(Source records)

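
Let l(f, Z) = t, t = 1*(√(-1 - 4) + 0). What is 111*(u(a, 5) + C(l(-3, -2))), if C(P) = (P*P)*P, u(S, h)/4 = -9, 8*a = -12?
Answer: -3996 - 555*I*√5 ≈ -3996.0 - 1241.0*I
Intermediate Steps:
a = -3/2 (a = (⅛)*(-12) = -3/2 ≈ -1.5000)
u(S, h) = -36 (u(S, h) = 4*(-9) = -36)
t = I*√5 (t = 1*(√(-5) + 0) = 1*(I*√5 + 0) = 1*(I*√5) = I*√5 ≈ 2.2361*I)
l(f, Z) = I*√5
C(P) = P³ (C(P) = P²*P = P³)
111*(u(a, 5) + C(l(-3, -2))) = 111*(-36 + (I*√5)³) = 111*(-36 - 5*I*√5) = -3996 - 555*I*√5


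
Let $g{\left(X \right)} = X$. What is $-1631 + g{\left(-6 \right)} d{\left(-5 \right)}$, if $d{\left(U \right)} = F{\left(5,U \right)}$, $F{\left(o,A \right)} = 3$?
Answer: $-1649$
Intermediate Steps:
$d{\left(U \right)} = 3$
$-1631 + g{\left(-6 \right)} d{\left(-5 \right)} = -1631 - 18 = -1649$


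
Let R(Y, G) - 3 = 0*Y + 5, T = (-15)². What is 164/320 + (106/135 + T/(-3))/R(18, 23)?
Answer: -18931/2160 ≈ -8.7644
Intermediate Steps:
T = 225
R(Y, G) = 8 (R(Y, G) = 3 + (0*Y + 5) = 3 + (0 + 5) = 3 + 5 = 8)
164/320 + (106/135 + T/(-3))/R(18, 23) = 164/320 + (106/135 + 225/(-3))/8 = 164*(1/320) + (106*(1/135) + 225*(-⅓))*(⅛) = 41/80 + (106/135 - 75)*(⅛) = 41/80 - 10019/135*⅛ = 41/80 - 10019/1080 = -18931/2160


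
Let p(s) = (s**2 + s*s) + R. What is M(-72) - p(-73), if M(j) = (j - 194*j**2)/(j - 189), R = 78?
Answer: -199592/29 ≈ -6882.5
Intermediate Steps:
M(j) = (j - 194*j**2)/(-189 + j)
p(s) = 78 + 2*s**2 (p(s) = (s**2 + s*s) + 78 = (s**2 + s**2) + 78 = 2*s**2 + 78 = 78 + 2*s**2)
M(-72) - p(-73) = -72*(1 - 194*(-72))/(-189 - 72) - (78 + 2*(-73)**2) = -72*(1 + 13968)/(-261) - (78 + 2*5329) = -72*(-1/261)*13969 - (78 + 10658) = 111752/29 - 1*10736 = 111752/29 - 10736 = -199592/29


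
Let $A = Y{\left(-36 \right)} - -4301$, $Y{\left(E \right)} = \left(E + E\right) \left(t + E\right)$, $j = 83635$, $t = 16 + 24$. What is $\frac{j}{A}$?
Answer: $\frac{83635}{4013} \approx 20.841$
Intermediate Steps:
$t = 40$
$Y{\left(E \right)} = 2 E \left(40 + E\right)$ ($Y{\left(E \right)} = \left(E + E\right) \left(40 + E\right) = 2 E \left(40 + E\right)$)
$A = 4013$ ($A = 2 \left(-36\right) \left(40 - 36\right) - -4301 = 2 \left(-36\right) 4 + 4301 = -288 + 4301 = 4013$)
$\frac{j}{A} = \frac{83635}{4013}$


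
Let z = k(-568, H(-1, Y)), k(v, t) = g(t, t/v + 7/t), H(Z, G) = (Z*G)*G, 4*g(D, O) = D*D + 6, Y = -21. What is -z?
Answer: -194487/4 ≈ -48622.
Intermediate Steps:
g(D, O) = 3/2 + D²/4 (g(D, O) = (D*D + 6)/4 = (D² + 6)/4 = (6 + D²)/4 = 3/2 + D²/4)
H(Z, G) = Z*G² (H(Z, G) = (G*Z)*G = Z*G²)
k(v, t) = 3/2 + t²/4
z = 194487/4 (z = 3/2 + (-1*(-21)²)²/4 = 3/2 + (-1*441)²/4 = 3/2 + (¼)*(-441)² = 3/2 + (¼)*194481 = 3/2 + 194481/4 = 194487/4 ≈ 48622.)
-z = -1*194487/4 = -194487/4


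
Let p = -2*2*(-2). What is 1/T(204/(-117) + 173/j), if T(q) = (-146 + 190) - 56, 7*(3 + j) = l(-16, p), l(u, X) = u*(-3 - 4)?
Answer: -1/12 ≈ -0.083333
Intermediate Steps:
p = 8 (p = -4*(-2) = 8)
l(u, X) = -7*u (l(u, X) = u*(-7) = -7*u)
j = 13 (j = -3 + (-7*(-16))/7 = -3 + (⅐)*112 = -3 + 16 = 13)
T(q) = -12 (T(q) = 44 - 56 = -12)
1/T(204/(-117) + 173/j) = 1/(-12) = -1/12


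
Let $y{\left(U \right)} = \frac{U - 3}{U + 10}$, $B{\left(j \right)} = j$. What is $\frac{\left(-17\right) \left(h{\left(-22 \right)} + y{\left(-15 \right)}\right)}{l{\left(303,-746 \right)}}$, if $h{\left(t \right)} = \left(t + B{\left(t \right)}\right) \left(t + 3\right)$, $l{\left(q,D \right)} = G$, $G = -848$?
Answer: $\frac{35683}{2120} \approx 16.832$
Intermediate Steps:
$y{\left(U \right)} = \frac{-3 + U}{10 + U}$
$l{\left(q,D \right)} = -848$
$h{\left(t \right)} = 2 t \left(3 + t\right)$ ($h{\left(t \right)} = \left(t + t\right) \left(t + 3\right) = 2 t \left(3 + t\right)$)
$\frac{\left(-17\right) \left(h{\left(-22 \right)} + y{\left(-15 \right)}\right)}{l{\left(303,-746 \right)}} = \frac{\left(-17\right) \left(2 \left(-22\right) \left(3 - 22\right) + \frac{-3 - 15}{10 - 15}\right)}{-848} = - 17 \left(2 \left(-22\right) \left(-19\right) + \frac{1}{-5} \left(-18\right)\right) \left(- \frac{1}{848}\right) = - 17 \left(836 - - \frac{18}{5}\right) \left(- \frac{1}{848}\right) = - 17 \left(836 + \frac{18}{5}\right) \left(- \frac{1}{848}\right) = \left(-17\right) \frac{4198}{5} \left(- \frac{1}{848}\right) = \left(- \frac{71366}{5}\right) \left(- \frac{1}{848}\right) = \frac{35683}{2120}$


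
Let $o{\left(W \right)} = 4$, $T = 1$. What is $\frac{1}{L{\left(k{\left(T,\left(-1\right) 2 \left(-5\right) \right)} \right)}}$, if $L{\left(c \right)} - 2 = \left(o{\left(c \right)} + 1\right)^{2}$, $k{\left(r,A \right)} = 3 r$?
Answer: $\frac{1}{27} \approx 0.037037$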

§ **Exercise brief**:
Check each line above for the word "Answer", and copy the lines where it appears.

§ **Finished task**:
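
Answer: -3996 - 555*I*√5 ≈ -3996.0 - 1241.0*I
Answer: $-1649$
Answer: -18931/2160 ≈ -8.7644
Answer: -199592/29 ≈ -6882.5
Answer: $\frac{83635}{4013} \approx 20.841$
Answer: -194487/4 ≈ -48622.
Answer: -1/12 ≈ -0.083333
Answer: $\frac{35683}{2120} \approx 16.832$
Answer: $\frac{1}{27} \approx 0.037037$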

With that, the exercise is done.